Start of Exercise material

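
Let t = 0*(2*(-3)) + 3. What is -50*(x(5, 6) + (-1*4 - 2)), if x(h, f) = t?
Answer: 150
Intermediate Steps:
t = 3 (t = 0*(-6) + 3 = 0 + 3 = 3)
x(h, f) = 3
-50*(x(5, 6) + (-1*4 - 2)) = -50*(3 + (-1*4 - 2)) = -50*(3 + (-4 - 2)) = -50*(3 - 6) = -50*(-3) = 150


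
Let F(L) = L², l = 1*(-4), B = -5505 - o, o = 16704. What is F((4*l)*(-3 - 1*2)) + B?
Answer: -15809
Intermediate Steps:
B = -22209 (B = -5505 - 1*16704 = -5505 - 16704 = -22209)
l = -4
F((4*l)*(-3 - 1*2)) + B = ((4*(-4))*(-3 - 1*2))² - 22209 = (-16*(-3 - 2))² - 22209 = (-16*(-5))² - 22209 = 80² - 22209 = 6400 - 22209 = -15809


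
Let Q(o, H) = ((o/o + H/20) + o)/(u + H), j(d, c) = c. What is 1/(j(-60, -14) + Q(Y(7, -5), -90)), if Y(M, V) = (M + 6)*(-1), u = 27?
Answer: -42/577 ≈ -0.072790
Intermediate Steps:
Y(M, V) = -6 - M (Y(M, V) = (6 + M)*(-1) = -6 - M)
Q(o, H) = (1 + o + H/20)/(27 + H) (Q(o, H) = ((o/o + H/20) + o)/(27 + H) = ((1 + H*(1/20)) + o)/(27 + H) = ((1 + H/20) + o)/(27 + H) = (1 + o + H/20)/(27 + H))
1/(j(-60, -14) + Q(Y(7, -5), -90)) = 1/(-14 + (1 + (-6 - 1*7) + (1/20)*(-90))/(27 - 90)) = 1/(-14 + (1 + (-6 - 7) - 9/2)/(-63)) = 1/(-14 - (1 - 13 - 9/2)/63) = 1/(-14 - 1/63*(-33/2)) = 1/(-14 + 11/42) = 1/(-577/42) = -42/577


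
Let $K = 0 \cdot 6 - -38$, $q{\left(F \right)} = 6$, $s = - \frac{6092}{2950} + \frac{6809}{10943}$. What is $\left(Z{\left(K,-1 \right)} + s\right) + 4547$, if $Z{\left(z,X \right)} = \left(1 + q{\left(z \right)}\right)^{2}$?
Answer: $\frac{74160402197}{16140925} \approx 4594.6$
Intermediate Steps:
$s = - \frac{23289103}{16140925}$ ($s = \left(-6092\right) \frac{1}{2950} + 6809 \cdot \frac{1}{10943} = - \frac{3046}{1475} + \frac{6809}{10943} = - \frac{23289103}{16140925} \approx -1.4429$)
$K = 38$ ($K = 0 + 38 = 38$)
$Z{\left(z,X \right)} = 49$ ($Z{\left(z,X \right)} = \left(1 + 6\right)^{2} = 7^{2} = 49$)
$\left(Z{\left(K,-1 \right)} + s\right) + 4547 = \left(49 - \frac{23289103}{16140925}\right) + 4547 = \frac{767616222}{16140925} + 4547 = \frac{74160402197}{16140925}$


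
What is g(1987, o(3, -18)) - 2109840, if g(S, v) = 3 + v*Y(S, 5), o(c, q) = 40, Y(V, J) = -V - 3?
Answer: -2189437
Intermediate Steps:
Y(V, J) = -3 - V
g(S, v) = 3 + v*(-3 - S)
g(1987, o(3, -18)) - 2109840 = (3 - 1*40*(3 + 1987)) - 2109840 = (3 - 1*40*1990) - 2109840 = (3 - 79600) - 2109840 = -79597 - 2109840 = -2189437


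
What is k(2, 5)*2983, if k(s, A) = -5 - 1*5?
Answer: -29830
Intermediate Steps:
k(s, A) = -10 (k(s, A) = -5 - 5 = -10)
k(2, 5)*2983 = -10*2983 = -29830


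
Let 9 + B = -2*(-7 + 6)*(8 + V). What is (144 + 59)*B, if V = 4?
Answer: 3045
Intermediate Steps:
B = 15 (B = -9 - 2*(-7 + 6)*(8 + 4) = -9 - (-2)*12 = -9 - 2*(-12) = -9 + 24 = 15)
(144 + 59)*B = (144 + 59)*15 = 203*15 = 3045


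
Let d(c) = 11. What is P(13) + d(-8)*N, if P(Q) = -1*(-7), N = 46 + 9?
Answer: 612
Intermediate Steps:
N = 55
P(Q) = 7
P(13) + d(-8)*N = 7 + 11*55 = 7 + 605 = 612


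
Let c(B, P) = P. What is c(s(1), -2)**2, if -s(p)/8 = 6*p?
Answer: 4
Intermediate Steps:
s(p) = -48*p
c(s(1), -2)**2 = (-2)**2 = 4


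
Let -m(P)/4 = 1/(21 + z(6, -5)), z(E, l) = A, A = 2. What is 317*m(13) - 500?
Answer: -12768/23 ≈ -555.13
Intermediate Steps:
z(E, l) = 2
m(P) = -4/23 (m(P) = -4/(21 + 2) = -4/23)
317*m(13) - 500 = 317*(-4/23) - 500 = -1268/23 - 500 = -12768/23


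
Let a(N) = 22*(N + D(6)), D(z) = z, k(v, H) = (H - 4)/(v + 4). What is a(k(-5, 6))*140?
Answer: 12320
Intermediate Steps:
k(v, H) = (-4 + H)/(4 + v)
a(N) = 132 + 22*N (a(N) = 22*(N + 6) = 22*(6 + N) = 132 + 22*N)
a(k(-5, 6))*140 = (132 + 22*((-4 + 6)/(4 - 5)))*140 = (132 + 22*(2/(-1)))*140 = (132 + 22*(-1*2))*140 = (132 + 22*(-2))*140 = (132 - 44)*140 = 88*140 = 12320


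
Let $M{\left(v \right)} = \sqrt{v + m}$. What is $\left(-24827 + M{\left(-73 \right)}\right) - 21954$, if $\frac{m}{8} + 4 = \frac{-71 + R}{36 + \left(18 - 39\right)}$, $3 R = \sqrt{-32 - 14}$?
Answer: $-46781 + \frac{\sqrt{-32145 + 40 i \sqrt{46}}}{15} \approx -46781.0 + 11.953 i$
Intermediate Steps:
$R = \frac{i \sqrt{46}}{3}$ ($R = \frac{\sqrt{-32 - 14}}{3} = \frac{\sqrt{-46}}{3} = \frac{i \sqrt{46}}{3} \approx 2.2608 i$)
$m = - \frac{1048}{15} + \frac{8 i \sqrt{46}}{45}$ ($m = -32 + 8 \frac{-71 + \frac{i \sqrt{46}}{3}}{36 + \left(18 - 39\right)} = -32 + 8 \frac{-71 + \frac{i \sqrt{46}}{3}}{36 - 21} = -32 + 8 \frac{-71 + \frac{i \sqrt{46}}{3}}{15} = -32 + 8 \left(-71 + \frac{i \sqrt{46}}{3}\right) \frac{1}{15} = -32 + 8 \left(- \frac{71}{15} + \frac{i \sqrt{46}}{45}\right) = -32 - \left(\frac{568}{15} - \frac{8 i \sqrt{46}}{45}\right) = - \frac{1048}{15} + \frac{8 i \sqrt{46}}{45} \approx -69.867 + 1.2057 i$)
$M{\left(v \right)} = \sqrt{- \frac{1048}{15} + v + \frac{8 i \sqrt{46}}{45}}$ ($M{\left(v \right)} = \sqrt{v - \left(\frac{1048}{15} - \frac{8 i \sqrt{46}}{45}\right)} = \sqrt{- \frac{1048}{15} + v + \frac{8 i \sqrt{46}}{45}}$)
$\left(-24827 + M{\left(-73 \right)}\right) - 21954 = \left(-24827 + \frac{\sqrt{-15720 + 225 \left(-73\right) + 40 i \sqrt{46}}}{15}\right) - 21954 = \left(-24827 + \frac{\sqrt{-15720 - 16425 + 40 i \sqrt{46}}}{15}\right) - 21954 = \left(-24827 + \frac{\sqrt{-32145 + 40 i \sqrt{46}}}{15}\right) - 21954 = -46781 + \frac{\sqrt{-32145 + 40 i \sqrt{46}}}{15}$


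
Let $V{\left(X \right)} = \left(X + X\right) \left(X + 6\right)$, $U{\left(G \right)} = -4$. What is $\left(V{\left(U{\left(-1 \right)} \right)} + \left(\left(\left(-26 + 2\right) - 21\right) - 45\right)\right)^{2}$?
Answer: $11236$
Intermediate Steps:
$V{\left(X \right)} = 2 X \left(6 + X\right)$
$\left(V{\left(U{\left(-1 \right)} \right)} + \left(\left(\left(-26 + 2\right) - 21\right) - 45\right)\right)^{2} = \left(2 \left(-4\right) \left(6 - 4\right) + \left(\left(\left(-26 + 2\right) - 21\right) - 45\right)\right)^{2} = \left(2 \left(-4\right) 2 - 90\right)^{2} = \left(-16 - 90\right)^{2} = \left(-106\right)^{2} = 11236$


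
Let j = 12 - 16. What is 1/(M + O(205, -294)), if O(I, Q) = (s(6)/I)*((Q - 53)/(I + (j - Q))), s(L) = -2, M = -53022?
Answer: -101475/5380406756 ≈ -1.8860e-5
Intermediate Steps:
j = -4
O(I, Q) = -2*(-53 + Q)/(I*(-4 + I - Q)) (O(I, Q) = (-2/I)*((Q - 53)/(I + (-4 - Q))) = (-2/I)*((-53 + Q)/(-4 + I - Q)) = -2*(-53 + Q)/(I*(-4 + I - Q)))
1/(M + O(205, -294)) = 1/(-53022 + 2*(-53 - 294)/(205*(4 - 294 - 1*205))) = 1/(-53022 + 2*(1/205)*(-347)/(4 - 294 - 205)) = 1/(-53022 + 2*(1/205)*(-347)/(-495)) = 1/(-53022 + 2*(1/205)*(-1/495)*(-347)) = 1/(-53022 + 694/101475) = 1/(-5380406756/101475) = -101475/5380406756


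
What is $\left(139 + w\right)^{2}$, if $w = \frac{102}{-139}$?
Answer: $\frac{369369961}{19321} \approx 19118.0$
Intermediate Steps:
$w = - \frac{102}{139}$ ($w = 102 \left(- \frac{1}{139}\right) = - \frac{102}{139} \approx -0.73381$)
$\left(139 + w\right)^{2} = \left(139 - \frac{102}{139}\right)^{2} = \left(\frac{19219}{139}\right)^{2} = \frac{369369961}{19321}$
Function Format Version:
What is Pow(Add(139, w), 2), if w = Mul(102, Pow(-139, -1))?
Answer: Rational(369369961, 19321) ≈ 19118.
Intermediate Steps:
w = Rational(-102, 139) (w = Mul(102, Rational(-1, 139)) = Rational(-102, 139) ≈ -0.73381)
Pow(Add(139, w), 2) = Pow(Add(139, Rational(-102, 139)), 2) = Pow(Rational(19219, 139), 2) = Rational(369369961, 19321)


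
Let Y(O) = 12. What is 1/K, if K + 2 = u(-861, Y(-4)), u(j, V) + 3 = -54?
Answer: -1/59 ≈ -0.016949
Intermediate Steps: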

End of Exercise material

* [Required action]:
Take exactly the lines from the one containing "Answer: 150" through the one containing "Answer: -42/577 ≈ -0.072790" in the data above, and output them with nothing added.

* [Final answer]:
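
Answer: 150
Intermediate Steps:
t = 3 (t = 0*(-6) + 3 = 0 + 3 = 3)
x(h, f) = 3
-50*(x(5, 6) + (-1*4 - 2)) = -50*(3 + (-1*4 - 2)) = -50*(3 + (-4 - 2)) = -50*(3 - 6) = -50*(-3) = 150


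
Let F(L) = L², l = 1*(-4), B = -5505 - o, o = 16704. What is F((4*l)*(-3 - 1*2)) + B?
Answer: -15809
Intermediate Steps:
B = -22209 (B = -5505 - 1*16704 = -5505 - 16704 = -22209)
l = -4
F((4*l)*(-3 - 1*2)) + B = ((4*(-4))*(-3 - 1*2))² - 22209 = (-16*(-3 - 2))² - 22209 = (-16*(-5))² - 22209 = 80² - 22209 = 6400 - 22209 = -15809


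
Let Q(o, H) = ((o/o + H/20) + o)/(u + H), j(d, c) = c. What is 1/(j(-60, -14) + Q(Y(7, -5), -90)), if Y(M, V) = (M + 6)*(-1), u = 27?
Answer: -42/577 ≈ -0.072790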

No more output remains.